# Exercise description:
Search term "were": copy each line of the data containing it.

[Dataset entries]
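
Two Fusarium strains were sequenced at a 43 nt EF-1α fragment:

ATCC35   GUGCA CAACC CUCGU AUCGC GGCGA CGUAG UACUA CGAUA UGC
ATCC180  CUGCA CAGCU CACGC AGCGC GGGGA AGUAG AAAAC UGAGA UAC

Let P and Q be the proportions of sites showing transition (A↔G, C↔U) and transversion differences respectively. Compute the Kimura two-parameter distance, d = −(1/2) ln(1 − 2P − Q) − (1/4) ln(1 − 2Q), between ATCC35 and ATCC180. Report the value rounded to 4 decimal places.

The sequences differ at positions 1 (G/C, transversion), 8 (A/G, transition), 10 (C/U, transition), 12 (U/A, transversion), 15 (U/C, transition), 17 (U/G, transversion), 23 (C/G, transversion), 26 (C/A, transversion), 31 (U/A, transversion), 33 (C/A, transversion), 34 (U/A, transversion), 35 (A/C, transversion), 36 (C/U, transition), 39 (U/G, transversion), 42 (G/A, transition).
Of the 15 differences, 5 transitions and 10 transversions over 43 sites: P = 5/43 = 0.116279, Q = 10/43 = 0.232558.
d = −0.5·ln(0.534884) − 0.25·ln(0.534884) = −0.5·(-0.625705) − 0.25·(-0.625705) = 0.4693.

0.4693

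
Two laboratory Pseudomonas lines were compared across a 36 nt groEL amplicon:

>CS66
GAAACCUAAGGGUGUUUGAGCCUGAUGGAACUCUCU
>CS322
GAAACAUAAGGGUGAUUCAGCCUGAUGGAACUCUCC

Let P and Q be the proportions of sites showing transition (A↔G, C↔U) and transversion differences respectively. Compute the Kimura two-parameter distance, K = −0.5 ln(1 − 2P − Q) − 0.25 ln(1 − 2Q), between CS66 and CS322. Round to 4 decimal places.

Mismatches occur at site 6 (C↔A, transversion), site 15 (U↔A, transversion), site 18 (G↔C, transversion), site 36 (U↔C, transition).
Of the 4 differences, 1 transition and 3 transversions over 36 sites: P = 1/36 = 0.027778, Q = 3/36 = 0.083333.
d = −0.5·ln(0.861111) − 0.25·ln(0.833334) = −0.5·(-0.149532) − 0.25·(-0.182321) = 0.1203.

0.1203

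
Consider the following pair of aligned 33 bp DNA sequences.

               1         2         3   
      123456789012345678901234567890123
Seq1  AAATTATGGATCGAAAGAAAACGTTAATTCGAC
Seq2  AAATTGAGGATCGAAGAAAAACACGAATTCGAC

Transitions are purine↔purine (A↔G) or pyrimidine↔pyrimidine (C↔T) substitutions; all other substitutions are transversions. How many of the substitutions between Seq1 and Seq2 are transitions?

The sequences differ at positions 6 (A/G, transition), 7 (T/A, transversion), 16 (A/G, transition), 17 (G/A, transition), 23 (G/A, transition), 24 (T/C, transition), 25 (T/G, transversion).
Of the 7 differences, 5 transitions and 2 transversions, so the answer is 5.

5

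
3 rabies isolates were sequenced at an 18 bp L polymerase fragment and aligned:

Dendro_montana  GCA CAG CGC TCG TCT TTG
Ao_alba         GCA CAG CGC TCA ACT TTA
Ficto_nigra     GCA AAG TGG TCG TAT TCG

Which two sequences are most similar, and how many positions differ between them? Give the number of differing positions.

3

Pairwise Hamming distances:
  Dendro_montana vs Ao_alba: 3
  Dendro_montana vs Ficto_nigra: 5
  Ao_alba vs Ficto_nigra: 8
The smallest is 3, between Dendro_montana and Ao_alba.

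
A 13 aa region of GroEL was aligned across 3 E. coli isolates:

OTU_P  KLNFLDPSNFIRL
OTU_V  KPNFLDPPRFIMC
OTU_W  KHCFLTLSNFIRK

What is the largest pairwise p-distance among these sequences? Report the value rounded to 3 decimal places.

0.615

Pairwise Hamming distances:
  OTU_P vs OTU_V: 5
  OTU_P vs OTU_W: 5
  OTU_V vs OTU_W: 8
The largest is 8 mismatches, between OTU_V and OTU_W; p = 8/13 = 0.615.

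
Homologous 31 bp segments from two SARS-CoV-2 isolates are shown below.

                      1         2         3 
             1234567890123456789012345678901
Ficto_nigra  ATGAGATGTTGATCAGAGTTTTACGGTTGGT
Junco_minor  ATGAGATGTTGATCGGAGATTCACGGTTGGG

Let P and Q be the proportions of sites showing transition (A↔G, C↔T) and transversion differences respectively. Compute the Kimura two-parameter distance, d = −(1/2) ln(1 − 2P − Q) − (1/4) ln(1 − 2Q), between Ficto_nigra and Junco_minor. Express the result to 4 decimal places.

Differing sites — 15:A/G (Ti); 19:T/A (Tv); 22:T/C (Ti); 31:T/G (Tv).
Of the 4 differences, 2 transitions and 2 transversions over 31 sites: P = 2/31 = 0.064516, Q = 2/31 = 0.064516.
d = −0.5·ln(0.806452) − 0.25·ln(0.870968) = −0.5·(-0.215111) − 0.25·(-0.138150) = 0.1421.

0.1421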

# Result for this exercise:
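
Two Fusarium strains were sequenced at a 43 nt EF-1α fragment:
Two laboratory Pseudomonas lines were compared across a 36 nt groEL amplicon:
3 rabies isolates were sequenced at an 18 bp L polymerase fragment and aligned: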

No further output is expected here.